===== The data =====

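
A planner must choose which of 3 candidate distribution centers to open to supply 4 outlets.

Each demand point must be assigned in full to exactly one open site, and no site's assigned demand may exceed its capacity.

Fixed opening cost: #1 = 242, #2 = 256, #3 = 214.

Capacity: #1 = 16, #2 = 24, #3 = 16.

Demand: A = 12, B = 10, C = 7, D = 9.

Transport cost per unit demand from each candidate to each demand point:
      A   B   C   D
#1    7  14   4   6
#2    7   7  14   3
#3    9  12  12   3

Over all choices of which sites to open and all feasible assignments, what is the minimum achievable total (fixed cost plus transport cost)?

Open {#1, #2}; cheapest assignment that respects the capacities:
  #1 (cap 16, load 16): C, D — cost 7×4 + 9×6 = 82
  #2 (cap 24, load 22): A, B — cost 12×7 + 10×7 = 154
  Shipping 236, fixed 498 → total 734.
  Any other capacity-feasible assignment to {#1, #2} ships for at least 236.
Compare {#2, #3}: its best feasible assignment gives total 735.
Compare {#1, #2, #3}: its best feasible assignment gives total 921.
Every other set of open sites that can feasibly serve all demand totals ≥ 735 even under its best assignment. Minimum: 734.

734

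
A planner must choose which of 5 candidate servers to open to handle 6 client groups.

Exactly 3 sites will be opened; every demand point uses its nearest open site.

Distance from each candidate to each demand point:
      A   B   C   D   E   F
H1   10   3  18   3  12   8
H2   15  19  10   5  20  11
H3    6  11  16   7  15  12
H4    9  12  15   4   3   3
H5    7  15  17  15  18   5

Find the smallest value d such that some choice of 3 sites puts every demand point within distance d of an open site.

Open {H1, H2, H4}.
  Farthest demand point is C at distance 10 (to H2); all others are ≤ 10.
With {H2, H3, H4} the worst case is 11.
With {H1, H2, H3} the worst case is 12.
No size-3 selection achieves below 10.

10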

=====

Look above for the line containing "Each demand point must". Output from there through the line containing "Exactly 3 sites", exactly and inclusively.

Exercise output
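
Each demand point must be assigned in full to exactly one open site, and no site's assigned demand may exceed its capacity.

Fixed opening cost: #1 = 242, #2 = 256, #3 = 214.

Capacity: #1 = 16, #2 = 24, #3 = 16.

Demand: A = 12, B = 10, C = 7, D = 9.

Transport cost per unit demand from each candidate to each demand point:
      A   B   C   D
#1    7  14   4   6
#2    7   7  14   3
#3    9  12  12   3

Over all choices of which sites to open and all feasible assignments, what is the minimum achievable total (fixed cost plus transport cost)?

Open {#1, #2}; cheapest assignment that respects the capacities:
  #1 (cap 16, load 16): C, D — cost 7×4 + 9×6 = 82
  #2 (cap 24, load 22): A, B — cost 12×7 + 10×7 = 154
  Shipping 236, fixed 498 → total 734.
  Any other capacity-feasible assignment to {#1, #2} ships for at least 236.
Compare {#2, #3}: its best feasible assignment gives total 735.
Compare {#1, #2, #3}: its best feasible assignment gives total 921.
Every other set of open sites that can feasibly serve all demand totals ≥ 735 even under its best assignment. Minimum: 734.

734

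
A planner must choose which of 5 candidate servers to open to handle 6 client groups.

Exactly 3 sites will be opened; every demand point uses its nearest open site.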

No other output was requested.